## EXERCISE INPUT
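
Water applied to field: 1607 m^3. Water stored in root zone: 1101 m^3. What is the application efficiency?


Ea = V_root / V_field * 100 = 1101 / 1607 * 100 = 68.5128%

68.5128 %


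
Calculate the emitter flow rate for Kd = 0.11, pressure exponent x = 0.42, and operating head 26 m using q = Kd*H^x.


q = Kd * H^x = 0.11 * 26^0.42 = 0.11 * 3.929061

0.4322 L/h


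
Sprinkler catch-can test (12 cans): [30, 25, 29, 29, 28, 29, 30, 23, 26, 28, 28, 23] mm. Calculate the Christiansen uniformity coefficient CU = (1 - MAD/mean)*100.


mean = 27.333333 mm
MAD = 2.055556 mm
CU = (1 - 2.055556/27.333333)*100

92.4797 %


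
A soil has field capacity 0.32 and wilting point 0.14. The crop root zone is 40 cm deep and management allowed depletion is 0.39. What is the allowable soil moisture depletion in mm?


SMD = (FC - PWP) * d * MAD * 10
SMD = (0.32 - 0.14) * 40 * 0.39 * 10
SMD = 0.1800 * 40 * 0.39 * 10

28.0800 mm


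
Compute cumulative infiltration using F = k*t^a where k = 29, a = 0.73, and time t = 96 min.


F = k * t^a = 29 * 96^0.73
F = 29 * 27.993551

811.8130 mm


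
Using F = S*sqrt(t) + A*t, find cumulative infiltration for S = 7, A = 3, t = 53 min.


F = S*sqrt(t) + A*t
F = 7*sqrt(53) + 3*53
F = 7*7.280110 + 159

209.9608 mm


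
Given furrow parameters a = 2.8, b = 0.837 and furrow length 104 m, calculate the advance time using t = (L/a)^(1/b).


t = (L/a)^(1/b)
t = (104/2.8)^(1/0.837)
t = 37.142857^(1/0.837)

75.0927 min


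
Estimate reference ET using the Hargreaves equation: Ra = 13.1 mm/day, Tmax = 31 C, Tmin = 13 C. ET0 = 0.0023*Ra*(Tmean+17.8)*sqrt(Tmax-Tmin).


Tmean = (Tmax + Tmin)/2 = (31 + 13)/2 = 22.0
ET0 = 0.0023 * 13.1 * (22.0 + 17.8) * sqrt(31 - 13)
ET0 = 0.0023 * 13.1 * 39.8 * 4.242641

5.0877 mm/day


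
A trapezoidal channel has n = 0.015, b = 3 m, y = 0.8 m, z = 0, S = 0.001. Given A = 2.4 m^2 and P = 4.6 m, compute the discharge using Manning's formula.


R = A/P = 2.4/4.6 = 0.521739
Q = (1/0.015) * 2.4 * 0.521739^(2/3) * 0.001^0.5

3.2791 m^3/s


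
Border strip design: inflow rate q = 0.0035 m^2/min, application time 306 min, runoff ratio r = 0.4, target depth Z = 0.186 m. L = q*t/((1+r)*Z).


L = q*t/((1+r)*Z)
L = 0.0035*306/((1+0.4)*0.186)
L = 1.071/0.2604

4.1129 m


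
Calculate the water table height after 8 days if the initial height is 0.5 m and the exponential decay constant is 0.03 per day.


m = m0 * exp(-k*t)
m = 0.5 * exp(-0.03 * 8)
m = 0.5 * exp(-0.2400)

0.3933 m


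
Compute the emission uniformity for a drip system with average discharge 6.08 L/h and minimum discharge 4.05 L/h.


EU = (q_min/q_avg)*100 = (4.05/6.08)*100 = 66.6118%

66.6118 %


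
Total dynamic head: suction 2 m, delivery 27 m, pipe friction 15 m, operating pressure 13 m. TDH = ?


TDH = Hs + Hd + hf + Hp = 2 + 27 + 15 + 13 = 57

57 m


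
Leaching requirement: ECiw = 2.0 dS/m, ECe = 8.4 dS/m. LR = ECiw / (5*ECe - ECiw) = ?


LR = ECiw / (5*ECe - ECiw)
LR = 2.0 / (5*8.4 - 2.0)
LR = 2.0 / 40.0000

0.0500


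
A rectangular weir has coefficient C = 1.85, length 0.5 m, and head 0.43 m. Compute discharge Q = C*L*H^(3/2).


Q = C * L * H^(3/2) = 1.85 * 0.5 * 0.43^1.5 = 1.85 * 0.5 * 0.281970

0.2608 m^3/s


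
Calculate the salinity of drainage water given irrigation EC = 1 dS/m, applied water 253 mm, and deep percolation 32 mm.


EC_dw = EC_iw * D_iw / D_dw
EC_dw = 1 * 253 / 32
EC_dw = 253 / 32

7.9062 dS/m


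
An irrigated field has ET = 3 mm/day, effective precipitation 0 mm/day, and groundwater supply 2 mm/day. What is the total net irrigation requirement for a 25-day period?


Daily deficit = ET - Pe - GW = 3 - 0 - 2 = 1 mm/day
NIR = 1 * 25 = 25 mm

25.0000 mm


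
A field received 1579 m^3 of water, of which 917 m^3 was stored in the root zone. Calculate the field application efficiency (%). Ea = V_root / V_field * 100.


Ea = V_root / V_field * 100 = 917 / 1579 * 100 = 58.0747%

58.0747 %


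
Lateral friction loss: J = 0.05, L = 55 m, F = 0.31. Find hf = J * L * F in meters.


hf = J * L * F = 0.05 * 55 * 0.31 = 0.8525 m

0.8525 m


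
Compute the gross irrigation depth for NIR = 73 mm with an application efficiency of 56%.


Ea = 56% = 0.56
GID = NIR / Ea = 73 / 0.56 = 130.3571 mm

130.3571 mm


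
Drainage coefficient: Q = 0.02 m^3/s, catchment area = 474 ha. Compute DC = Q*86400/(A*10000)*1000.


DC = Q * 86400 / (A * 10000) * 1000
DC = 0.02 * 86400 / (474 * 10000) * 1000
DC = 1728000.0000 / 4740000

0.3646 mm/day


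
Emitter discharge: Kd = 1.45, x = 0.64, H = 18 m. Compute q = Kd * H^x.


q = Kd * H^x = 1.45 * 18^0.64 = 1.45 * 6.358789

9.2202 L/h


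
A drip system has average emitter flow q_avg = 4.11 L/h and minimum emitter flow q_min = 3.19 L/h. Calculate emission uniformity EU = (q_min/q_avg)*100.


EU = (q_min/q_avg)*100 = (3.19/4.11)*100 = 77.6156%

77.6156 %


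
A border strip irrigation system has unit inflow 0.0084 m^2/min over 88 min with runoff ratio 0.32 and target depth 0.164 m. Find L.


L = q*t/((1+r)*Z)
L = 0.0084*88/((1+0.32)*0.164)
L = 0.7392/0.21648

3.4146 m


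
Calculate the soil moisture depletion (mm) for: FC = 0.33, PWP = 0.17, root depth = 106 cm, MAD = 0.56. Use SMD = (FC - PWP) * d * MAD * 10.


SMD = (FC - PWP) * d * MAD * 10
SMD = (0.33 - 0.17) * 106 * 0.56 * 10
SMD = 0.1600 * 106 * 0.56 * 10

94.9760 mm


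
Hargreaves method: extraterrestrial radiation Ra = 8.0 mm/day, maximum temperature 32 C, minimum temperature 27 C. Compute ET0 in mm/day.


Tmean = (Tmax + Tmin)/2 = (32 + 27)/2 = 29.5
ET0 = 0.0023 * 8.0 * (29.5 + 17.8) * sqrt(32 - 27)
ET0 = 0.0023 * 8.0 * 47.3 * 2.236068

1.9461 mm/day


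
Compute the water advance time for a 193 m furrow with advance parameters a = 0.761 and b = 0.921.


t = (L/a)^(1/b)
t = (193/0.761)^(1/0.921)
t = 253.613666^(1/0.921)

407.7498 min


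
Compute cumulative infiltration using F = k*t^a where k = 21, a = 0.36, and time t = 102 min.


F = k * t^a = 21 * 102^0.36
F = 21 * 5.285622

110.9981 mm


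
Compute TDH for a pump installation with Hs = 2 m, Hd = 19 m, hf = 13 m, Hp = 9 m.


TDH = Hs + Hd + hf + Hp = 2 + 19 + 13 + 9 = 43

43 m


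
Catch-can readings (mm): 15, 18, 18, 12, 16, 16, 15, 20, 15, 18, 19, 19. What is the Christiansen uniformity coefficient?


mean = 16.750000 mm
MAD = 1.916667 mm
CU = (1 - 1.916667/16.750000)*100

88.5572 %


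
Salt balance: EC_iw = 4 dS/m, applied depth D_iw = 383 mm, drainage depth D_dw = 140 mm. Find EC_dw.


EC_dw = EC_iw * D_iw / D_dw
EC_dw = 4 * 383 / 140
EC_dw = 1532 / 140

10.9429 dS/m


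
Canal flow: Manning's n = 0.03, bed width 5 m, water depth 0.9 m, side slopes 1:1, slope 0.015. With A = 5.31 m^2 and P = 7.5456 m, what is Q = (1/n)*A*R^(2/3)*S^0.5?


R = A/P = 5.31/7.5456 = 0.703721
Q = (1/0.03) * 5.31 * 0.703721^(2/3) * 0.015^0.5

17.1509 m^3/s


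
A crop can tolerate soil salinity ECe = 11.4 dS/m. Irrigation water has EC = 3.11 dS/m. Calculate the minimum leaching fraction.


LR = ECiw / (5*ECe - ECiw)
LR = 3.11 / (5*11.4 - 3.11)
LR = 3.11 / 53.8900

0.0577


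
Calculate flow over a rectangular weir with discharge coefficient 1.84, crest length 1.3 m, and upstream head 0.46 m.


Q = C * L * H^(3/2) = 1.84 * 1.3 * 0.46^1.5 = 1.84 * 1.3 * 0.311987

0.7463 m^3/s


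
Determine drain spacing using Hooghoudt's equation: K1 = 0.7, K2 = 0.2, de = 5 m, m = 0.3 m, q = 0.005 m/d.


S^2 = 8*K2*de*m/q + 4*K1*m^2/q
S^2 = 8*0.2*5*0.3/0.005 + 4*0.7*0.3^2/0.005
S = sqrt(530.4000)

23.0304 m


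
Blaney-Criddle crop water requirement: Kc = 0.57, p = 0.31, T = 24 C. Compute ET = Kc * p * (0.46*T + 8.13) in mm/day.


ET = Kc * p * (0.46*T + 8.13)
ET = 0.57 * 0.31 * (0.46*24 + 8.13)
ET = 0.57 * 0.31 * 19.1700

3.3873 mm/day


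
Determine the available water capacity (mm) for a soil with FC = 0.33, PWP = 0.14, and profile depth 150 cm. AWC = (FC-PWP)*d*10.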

==

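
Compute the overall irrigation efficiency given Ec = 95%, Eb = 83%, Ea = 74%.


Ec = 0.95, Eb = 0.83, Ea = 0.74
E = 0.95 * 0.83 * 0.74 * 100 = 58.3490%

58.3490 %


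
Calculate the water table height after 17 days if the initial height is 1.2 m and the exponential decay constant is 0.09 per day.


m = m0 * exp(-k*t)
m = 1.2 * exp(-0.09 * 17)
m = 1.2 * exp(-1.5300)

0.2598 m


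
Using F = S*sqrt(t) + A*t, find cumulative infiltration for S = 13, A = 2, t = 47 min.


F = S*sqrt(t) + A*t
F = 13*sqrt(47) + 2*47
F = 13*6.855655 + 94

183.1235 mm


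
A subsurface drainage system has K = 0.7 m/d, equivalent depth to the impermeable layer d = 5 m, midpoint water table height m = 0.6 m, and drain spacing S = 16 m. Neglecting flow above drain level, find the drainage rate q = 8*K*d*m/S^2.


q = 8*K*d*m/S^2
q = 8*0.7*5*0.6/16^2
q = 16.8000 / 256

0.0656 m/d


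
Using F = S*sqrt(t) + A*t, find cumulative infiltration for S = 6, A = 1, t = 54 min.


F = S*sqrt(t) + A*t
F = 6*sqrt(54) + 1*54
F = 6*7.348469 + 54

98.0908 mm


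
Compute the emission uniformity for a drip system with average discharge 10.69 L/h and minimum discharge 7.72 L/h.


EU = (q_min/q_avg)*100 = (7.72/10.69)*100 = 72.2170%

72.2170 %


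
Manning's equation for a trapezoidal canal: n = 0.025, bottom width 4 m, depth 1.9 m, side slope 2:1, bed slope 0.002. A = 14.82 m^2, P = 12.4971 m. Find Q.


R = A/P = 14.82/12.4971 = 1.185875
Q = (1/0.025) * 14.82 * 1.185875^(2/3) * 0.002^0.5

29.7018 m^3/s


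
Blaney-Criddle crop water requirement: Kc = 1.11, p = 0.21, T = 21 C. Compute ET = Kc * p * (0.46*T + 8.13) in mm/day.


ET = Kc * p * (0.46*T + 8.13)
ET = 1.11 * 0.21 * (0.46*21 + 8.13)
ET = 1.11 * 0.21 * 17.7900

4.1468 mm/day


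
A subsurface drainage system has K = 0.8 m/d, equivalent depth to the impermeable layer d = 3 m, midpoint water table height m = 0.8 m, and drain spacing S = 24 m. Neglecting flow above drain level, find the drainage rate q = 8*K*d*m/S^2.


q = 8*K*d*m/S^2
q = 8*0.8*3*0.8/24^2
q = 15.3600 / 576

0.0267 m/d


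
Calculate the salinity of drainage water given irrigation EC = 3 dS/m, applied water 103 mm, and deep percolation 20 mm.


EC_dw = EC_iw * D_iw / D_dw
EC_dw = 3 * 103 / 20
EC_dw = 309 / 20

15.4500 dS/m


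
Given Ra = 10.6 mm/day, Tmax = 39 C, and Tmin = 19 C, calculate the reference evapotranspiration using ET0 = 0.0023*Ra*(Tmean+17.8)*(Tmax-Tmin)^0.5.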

## ASSIGNED TASK
Copy out only the lines above from the one with "Calculate the salinity of drainage water given irrigation EC = 3" to the one with "Given Ra = 10.6", inclusive, exactly as they stand.

## ANSWER BOX
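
Calculate the salinity of drainage water given irrigation EC = 3 dS/m, applied water 103 mm, and deep percolation 20 mm.


EC_dw = EC_iw * D_iw / D_dw
EC_dw = 3 * 103 / 20
EC_dw = 309 / 20

15.4500 dS/m


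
Given Ra = 10.6 mm/day, Tmax = 39 C, and Tmin = 19 C, calculate the reference evapotranspiration using ET0 = 0.0023*Ra*(Tmean+17.8)*(Tmax-Tmin)^0.5.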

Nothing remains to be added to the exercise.